--- What you should do ---
Would you copy out, exactly as written, each line from the one containing "Consider the market for bottled" to the end of the records below?
○ ○ ○ ○ ○ ○ ○
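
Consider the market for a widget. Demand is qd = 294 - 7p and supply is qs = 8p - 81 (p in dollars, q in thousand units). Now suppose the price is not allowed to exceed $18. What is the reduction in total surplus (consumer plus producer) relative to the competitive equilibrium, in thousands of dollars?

Setting quantity demanded equal to quantity supplied, 294 - 7p = 8p - 81, gives p* = 25 and q* = 119.
Because the ceiling (18) lies below the market-clearing price, it is binding.
At p = 18: qd = 294 - 7·18 = 168 and qs = 8·18 - 81 = 63.
Quantity traded falls to 63. At q = 63 the demand price is (294 - 63)/7 = 33 and the supply price is (81 + 63)/8 = 18.
Deadweight loss = ½ · (33 - 18) · (119 - 63) = ½ · 15 · 56 = 420.

420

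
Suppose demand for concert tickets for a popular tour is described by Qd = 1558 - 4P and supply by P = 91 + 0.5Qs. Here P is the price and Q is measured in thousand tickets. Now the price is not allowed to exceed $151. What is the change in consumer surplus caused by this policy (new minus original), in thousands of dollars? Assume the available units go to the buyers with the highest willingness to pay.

Rearranging supply gives Qs = 2P - 182. Setting quantity demanded equal to quantity supplied, 1558 - 4P = 2P - 182, gives P* = 290 and Q* = 398.
Since 151 < 290, the ceiling is binding.
At P = 151: Qd = 1558 - 4·151 = 954 and Qs = 2·151 - 182 = 120.
Consumer surplus without the control is ½ · (389.5 - 290) · 398 = 19800.5.
With the ceiling, 120 units are sold at 151 (assume they go to the highest-value buyers). The demand price at Q = 120 is 359.5, so CS = ½ · [(389.5 - 151) + (359.5 - 151)] · 120 = 26820.
Change in consumer surplus = 26820 - 19800.5 = 7019.5.

7019.5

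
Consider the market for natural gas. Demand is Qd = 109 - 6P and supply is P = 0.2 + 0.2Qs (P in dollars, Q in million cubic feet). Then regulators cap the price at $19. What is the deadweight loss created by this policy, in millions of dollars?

Rearranging supply gives Qs = 5P - 1. Equilibrium: 109 - 6P = 5P - 1, so 110 = 11P and P* = 10, Q* = 49.
The ceiling of 19 is above the equilibrium price 10, so it is not binding; the market clears at P* = 10, Q* = 49.
Since the control does not bind, no trades are prevented and deadweight loss is zero.

0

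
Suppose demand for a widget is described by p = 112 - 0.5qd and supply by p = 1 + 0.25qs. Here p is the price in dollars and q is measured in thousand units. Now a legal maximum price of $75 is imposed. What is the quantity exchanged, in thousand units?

148

Rearranging demand gives qd = 224 - 2p; rearranging supply gives qs = 4p - 4. Without the control the market clears where 224 - 2p = 4p - 4, i.e. p* = 38 and q* = 148.
The ceiling of 75 is above the equilibrium price 38, so it is not binding; the market clears at p* = 38, q* = 148.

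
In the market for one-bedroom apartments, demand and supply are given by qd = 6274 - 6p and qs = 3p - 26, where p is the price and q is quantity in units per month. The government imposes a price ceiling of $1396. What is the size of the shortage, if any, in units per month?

Equilibrium: 6274 - 6p = 3p - 26, so 6300 = 9p and p* = 700, q* = 2074.
The ceiling of 1396 is above the equilibrium price 700, so it is not binding; the market clears at p* = 700, q* = 2074.
Since the control does not bind, there is no shortage.

0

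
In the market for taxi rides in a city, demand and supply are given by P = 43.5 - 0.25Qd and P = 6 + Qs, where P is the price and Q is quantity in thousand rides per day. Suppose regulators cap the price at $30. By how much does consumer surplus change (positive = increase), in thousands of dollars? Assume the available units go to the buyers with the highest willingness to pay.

139.5

Rearranging demand gives Qd = 174 - 4P; rearranging supply gives Qs = P - 6. Setting quantity demanded equal to quantity supplied, 174 - 4P = P - 6, gives P* = 36 and Q* = 30.
Since 30 < 36, the ceiling is binding.
At P = 30: Qd = 174 - 4·30 = 54 and Qs = 30 - 6 = 24.
Consumer surplus without the control is ½ · (43.5 - 36) · 30 = 112.5.
With the ceiling, 24 units are sold at 30 (assume they go to the highest-value buyers). The demand price at Q = 24 is 37.5, so CS = ½ · [(43.5 - 30) + (37.5 - 30)] · 24 = 252.
Change in consumer surplus = 252 - 112.5 = 139.5.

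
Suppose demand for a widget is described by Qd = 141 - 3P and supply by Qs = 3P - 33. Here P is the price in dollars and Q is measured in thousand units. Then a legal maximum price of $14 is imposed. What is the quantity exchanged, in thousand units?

Setting quantity demanded equal to quantity supplied, 141 - 3P = 3P - 33, gives P* = 29 and Q* = 54.
Because the ceiling (14) lies below the market-clearing price, it is binding.
At P = 14: Qd = 141 - 3·14 = 99 and Qs = 3·14 - 33 = 9.
The quantity actually transacted is the short side, supply: 9.

9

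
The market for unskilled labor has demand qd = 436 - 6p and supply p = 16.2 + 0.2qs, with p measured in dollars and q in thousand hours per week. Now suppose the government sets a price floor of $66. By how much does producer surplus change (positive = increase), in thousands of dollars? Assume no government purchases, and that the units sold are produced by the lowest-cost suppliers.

Rearranging supply gives qs = 5p - 81. Equilibrium: 436 - 6p = 5p - 81, so 517 = 11p and p* = 47, q* = 154.
Since 66 > 47, the floor is binding.
At p = 66: qd = 436 - 6·66 = 40 and qs = 5·66 - 81 = 249.
Producer surplus without the control is ½ · (47 - 16.2) · 154 = 2371.6.
With the floor, 40 units are sold at 66. The supply price at q = 40 is 24.2, so PS = ½ · [(66 - 16.2) + (66 - 24.2)] · 40 = 1832.
Change in producer surplus = 1832 - 2371.6 = -539.6.

-539.6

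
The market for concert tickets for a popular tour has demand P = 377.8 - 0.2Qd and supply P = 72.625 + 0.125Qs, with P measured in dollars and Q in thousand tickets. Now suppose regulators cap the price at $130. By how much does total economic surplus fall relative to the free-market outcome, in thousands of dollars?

37440

Rearranging demand gives Qd = 1889 - 5P; rearranging supply gives Qs = 8P - 581. Setting quantity demanded equal to quantity supplied, 1889 - 5P = 8P - 581, gives P* = 190 and Q* = 939.
Because the ceiling (130) lies below the market-clearing price, it is binding.
At P = 130: Qd = 1889 - 5·130 = 1239 and Qs = 8·130 - 581 = 459.
Quantity traded falls to 459. At Q = 459 the demand price is (1889 - 459)/5 = 286 and the supply price is (581 + 459)/8 = 130.
Deadweight loss = ½ · (286 - 130) · (939 - 459) = ½ · 156 · 480 = 37440.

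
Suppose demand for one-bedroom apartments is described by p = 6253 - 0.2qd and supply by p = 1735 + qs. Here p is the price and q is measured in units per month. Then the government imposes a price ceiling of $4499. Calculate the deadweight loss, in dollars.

601200.6

Rearranging demand gives qd = 31265 - 5p; rearranging supply gives qs = p - 1735. In a free market, 31265 - 5p = p - 1735 gives the equilibrium p* = 5500, q* = 3765.
The ceiling of 4499 is below the equilibrium price 5500, so it binds.
At p = 4499: qd = 31265 - 5·4499 = 8770 and qs = 4499 - 1735 = 2764.
Quantity traded falls to 2764. At q = 2764 the demand price is (31265 - 2764)/5 = 5700.2 and the supply price is 1735 + 2764 = 4499.
Deadweight loss = ½ · (5700.2 - 4499) · (3765 - 2764) = ½ · 1201.2 · 1001 = 601200.6.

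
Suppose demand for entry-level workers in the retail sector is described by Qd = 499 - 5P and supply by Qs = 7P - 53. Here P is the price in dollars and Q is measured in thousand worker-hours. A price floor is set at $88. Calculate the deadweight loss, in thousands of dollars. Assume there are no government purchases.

7560

Setting quantity demanded equal to quantity supplied, 499 - 5P = 7P - 53, gives P* = 46 and Q* = 269.
Since 88 > 46, the floor is binding.
At P = 88: Qd = 499 - 5·88 = 59 and Qs = 7·88 - 53 = 563.
Quantity traded falls to 59. At Q = 59 the demand price is (499 - 59)/5 = 88 and the supply price is (53 + 59)/7 = 16.
Deadweight loss = ½ · (88 - 16) · (269 - 59) = ½ · 72 · 210 = 7560.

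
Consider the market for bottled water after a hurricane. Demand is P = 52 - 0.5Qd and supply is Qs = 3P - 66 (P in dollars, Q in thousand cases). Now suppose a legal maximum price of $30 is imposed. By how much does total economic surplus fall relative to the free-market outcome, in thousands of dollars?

60

Rearranging demand gives Qd = 104 - 2P. In a free market, 104 - 2P = 3P - 66 gives the equilibrium P* = 34, Q* = 36.
The ceiling of 30 is below the equilibrium price 34, so it binds.
At P = 30: Qd = 104 - 2·30 = 44 and Qs = 3·30 - 66 = 24.
Quantity traded falls to 24. At Q = 24 the demand price is (104 - 24)/2 = 40 and the supply price is (66 + 24)/3 = 30.
Deadweight loss = ½ · (40 - 30) · (36 - 24) = ½ · 10 · 12 = 60.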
○ ○ ○ ○ ○ ○ ○
--- Task solution ---
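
Consider the market for bottled water after a hurricane. Demand is P = 52 - 0.5Qd and supply is Qs = 3P - 66 (P in dollars, Q in thousand cases). Now suppose a legal maximum price of $30 is imposed. By how much does total economic surplus fall relative to the free-market outcome, in thousands of dollars?

60

Rearranging demand gives Qd = 104 - 2P. In a free market, 104 - 2P = 3P - 66 gives the equilibrium P* = 34, Q* = 36.
The ceiling of 30 is below the equilibrium price 34, so it binds.
At P = 30: Qd = 104 - 2·30 = 44 and Qs = 3·30 - 66 = 24.
Quantity traded falls to 24. At Q = 24 the demand price is (104 - 24)/2 = 40 and the supply price is (66 + 24)/3 = 30.
Deadweight loss = ½ · (40 - 30) · (36 - 24) = ½ · 10 · 12 = 60.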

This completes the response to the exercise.